MATERIAL FOR THIS TASK:
########################################
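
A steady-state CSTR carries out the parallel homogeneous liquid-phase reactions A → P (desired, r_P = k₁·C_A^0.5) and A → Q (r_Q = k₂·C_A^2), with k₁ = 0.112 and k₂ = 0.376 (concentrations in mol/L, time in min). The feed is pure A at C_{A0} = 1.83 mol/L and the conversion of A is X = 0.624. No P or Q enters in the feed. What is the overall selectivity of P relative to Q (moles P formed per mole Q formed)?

0.522

Exit C_A = C_{A0}(1−X) = 1.83×0.376 = 0.6881 mol/L.
In a CSTR the entire volume is at exit conditions, so r_P = 0.112×0.6881^0.5 = 0.09290 and r_Q = 0.376×0.6881^2 = 0.1780.
Overall selectivity = C_P/C_Q = r_Pτ/(r_Qτ) = r_P/r_Q = 0.522.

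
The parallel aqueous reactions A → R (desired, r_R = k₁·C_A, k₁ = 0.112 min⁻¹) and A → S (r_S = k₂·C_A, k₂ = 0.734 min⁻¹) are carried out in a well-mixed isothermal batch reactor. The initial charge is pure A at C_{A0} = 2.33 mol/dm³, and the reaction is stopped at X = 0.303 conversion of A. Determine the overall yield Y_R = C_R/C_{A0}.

0.0401

C_A = C_{A0}(1−X) = 1.624 mol/dm³.
Both paths are first order in A, so the instantaneous fraction to R is constant: dC_R/d(−C_A) = k₁/(k₁+k₂) = 0.1324.
C_R = 0.1324·(C_{A0}−C_A) = 0.1324×0.7060 = 0.0935 mol/dm³.
Y_R = C_R/C_{A0} = 0.09346/2.33 = 0.0401.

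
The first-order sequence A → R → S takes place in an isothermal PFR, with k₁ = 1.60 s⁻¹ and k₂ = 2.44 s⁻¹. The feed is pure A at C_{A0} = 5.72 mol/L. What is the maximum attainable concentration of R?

1.68 mol/L

For a first-order series the maximum intermediate yield is C_{R,max}/C_{A0} = (k₁/k₂)^[k₂/(k₂−k₁)].
= (1.60/2.44)^(2.44/(2.44−1.60)) = (0.6557)^(2.905) = 0.2935.
C_{R,max} = 0.2935×5.72 = 1.68 mol/L.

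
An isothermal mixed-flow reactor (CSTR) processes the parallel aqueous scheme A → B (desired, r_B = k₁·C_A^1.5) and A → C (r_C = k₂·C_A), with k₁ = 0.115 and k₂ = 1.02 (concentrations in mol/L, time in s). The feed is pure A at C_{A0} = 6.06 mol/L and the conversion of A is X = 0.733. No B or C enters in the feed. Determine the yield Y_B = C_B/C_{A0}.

Exit C_A = C_{A0}(1−X) = 6.06×0.267 = 1.618 mol/L.
Rates in a CSTR are evaluated at the outlet concentration: r_B = 0.115×1.618^1.5 = 0.2367, r_C = 1.02×1.618 = 1.650.
Fraction of consumed A going to B: r_B/(r_B+r_C) = 0.1254.
C_B = 0.1254·C_{A0}·X = 0.1254×6.06×0.733 = 0.557 mol/L; Y_B = C_B/C_{A0} = 0.0919.

0.0919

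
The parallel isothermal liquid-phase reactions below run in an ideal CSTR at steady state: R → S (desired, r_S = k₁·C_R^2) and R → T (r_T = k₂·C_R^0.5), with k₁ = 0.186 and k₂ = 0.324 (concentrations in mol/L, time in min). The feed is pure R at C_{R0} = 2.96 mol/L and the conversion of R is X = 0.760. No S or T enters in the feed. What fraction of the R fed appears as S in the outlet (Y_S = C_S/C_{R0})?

Exit C_R = C_{R0}(1−X) = 2.96×0.240 = 0.7104 mol/L.
Rates in a CSTR are evaluated at the outlet concentration: r_S = 0.186×0.7104^2 = 0.09387, r_T = 0.324×0.7104^0.5 = 0.2731.
Fraction of consumed R going to S: r_S/(r_S+r_T) = 0.2558.
C_S = 0.2558·C_{R0}·X = 0.2558×2.96×0.760 = 0.575 mol/L; Y_S = C_S/C_{R0} = 0.194.

0.194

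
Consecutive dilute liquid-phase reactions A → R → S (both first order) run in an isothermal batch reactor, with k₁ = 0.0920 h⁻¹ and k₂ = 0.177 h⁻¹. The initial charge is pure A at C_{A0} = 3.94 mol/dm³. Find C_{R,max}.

Evaluating C_R at t_opt = ln(k₂/k₁)/(k₂−k₁) gives C_{R,max}/C_{A0} = (k₁/k₂)^[k₂/(k₂−k₁)].
= (0.0920/0.177)^(0.177/(0.177−0.0920)) = (0.5198)^(2.082) = 0.2560.
C_{R,max} = 0.2560×3.94 = 1.01 mol/dm³.

1.01 mol/dm³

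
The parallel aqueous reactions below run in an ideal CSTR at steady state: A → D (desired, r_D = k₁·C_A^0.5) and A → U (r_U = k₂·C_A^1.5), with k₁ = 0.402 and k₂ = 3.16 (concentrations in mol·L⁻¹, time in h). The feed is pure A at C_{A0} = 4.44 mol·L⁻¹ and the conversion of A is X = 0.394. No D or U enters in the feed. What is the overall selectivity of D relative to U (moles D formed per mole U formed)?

0.0473

Exit C_A = C_{A0}(1−X) = 4.44×0.606 = 2.691 mol·L⁻¹.
In a CSTR the entire volume is at exit conditions, so r_D = 0.402×2.691^0.5 = 0.6594 and r_U = 3.16×2.691^1.5 = 13.95.
Overall selectivity = C_D/C_U = r_Dτ/(r_Uτ) = r_D/r_U = 0.0473.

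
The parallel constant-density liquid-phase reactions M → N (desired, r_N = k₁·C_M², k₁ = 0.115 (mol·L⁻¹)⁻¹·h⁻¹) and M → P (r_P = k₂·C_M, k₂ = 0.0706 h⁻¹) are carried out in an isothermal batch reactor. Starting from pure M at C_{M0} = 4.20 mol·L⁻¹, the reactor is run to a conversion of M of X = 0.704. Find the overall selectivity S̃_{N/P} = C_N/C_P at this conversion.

4.06

C_M = C_{M0}(1−X) = 1.243 mol·L⁻¹.
Along a PFR/batch, dC_P/dC_M = −r_P/(r_N+r_P) = −k₂/(k₂+k₁·C_M).
Integrating from C_{M0} to C_M: C_P = (0.0706/0.115)·ln[(0.0706+0.115·4.20)/(0.0706+0.115·1.24)] = 0.6139·ln(0.5536/0.2136) = 0.5847 mol·L⁻¹.
Then C_N = (C_{M0}−C_M) − C_P = 2.957 − 0.5847 = 2.372 mol·L⁻¹.
S̃_{N/P} = C_N/C_P = 2.372/0.5847 = 4.06.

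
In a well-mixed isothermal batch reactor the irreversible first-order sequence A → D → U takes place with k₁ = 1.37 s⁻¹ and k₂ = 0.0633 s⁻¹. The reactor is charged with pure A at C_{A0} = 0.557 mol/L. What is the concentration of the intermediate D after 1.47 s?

0.454 mol/L

For first-order series with pure A initially, C_D(t) = k₁C_{A0}/(k₂−k₁)·(e^(−k₁t) − e^(−k₂t)).
e^(−k₁t) = e^(−1.37×1.47) = e^(−2.014) = 0.1335; e^(−k₂t) = e^(−0.09305) = 0.9111.
C_D = 1.37×0.557/(0.0633−1.37) × (0.1335−0.9111) = (-0.5840)×(-0.7777) = 0.4542 mol/L.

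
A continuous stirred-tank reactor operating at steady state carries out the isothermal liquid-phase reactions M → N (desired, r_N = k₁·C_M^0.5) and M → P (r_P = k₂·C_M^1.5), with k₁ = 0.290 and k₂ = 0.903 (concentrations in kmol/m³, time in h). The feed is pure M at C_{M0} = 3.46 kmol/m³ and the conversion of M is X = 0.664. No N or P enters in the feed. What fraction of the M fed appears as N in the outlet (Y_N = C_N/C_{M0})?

0.144

Exit C_M = C_{M0}(1−X) = 3.46×0.336 = 1.163 kmol/m³.
A CSTR operates uniformly at the exit composition, giving r_N = 0.3127 and r_P = 1.132 (each k·C_M^n at C_M = 1.163).
Fraction of consumed M going to N: r_N/(r_N+r_P) = 0.2165.
C_N = 0.2165·C_{M0}·X = 0.2165×3.46×0.664 = 0.497 kmol/m³; Y_N = C_N/C_{M0} = 0.144.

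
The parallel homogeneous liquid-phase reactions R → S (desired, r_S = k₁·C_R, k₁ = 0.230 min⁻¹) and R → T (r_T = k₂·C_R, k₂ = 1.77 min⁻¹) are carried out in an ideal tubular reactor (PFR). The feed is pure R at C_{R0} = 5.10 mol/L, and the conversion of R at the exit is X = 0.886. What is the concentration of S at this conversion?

0.520 mol/L

C_R = C_{R0}(1−X) = 0.5814 mol/L.
Both paths are first order in R, so the instantaneous fraction to S is constant: dC_S/d(−C_R) = k₁/(k₁+k₂) = 0.1150.
C_S = 0.1150·(C_{R0}−C_R) = 0.1150×4.519 = 0.520 mol/L.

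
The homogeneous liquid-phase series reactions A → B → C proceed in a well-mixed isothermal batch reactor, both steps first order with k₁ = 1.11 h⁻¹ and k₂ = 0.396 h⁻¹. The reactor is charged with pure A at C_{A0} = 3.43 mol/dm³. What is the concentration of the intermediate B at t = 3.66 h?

1.16 mol/dm³

The intermediate concentration in a first-order A→B→C sequence is C_B = k₁C_{A0}(e^(−k₁t) − e^(−k₂t))/(k₂−k₁).
e^(−k₁t) = e^(−1.11×3.66) = e^(−4.063) = 0.01720; e^(−k₂t) = e^(−1.449) = 0.2347.
C_B = 1.11×3.43/(0.396−1.11) × (0.01720−0.2347) = (-5.332)×(-0.2175) = 1.160 mol/dm³.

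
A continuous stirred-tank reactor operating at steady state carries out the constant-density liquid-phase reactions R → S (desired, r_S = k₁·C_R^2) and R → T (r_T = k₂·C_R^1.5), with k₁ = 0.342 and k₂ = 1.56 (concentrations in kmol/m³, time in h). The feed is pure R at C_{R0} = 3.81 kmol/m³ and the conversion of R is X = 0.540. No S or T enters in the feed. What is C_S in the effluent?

0.463 kmol/m³

Exit C_R = C_{R0}(1−X) = 3.81×0.460 = 1.753 kmol/m³.
In a CSTR the entire volume is at exit conditions, so r_S = 0.342×1.753^2 = 1.050 and r_T = 1.56×1.753^1.5 = 3.620.
Fraction of consumed R going to S: r_S/(r_S+r_T) = 0.2249.
C_S = 0.2249·C_{R0}·X = 0.2249×3.81×0.540 = 0.463 kmol/m³.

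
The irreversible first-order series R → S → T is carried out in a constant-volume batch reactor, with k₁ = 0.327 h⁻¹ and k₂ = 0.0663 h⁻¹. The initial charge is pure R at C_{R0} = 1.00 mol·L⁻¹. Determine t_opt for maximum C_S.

Setting dC_S/dt = 0 gives t_opt = ln(k₂/k₁)/(k₂−k₁).
= ln(0.0663/0.327)/(0.0663−0.327) = ln(0.2028)/-0.2607 = -1.596/-0.2607 = 6.12 h.

6.12 h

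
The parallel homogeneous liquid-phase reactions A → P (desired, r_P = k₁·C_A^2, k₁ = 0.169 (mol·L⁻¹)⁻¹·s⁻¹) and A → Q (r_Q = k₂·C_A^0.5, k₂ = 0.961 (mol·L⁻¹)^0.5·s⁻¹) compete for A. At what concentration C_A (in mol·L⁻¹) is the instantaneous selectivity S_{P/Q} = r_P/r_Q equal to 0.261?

S_{P/Q} = (k₁/k₂)·C_A^1.5 ⇒ C_A = (S·k₂/k₁)^(1/1.5).
= (0.261×0.961/0.169)^(0.6667) = (1.484)^(0.6667) = 1.30 mol·L⁻¹.

1.30 mol·L⁻¹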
########################################
PROBLEM DESCRIPTION: Lines from the one containing "equal to 0.261?" through the last line of the data above are the only output wanted; restate them exactly.

WRITTEN ANSWER:
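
The parallel homogeneous liquid-phase reactions A → P (desired, r_P = k₁·C_A^2, k₁ = 0.169 (mol·L⁻¹)⁻¹·s⁻¹) and A → Q (r_Q = k₂·C_A^0.5, k₂ = 0.961 (mol·L⁻¹)^0.5·s⁻¹) compete for A. At what concentration C_A (in mol·L⁻¹) is the instantaneous selectivity S_{P/Q} = r_P/r_Q equal to 0.261?

S_{P/Q} = (k₁/k₂)·C_A^1.5 ⇒ C_A = (S·k₂/k₁)^(1/1.5).
= (0.261×0.961/0.169)^(0.6667) = (1.484)^(0.6667) = 1.30 mol·L⁻¹.

1.30 mol·L⁻¹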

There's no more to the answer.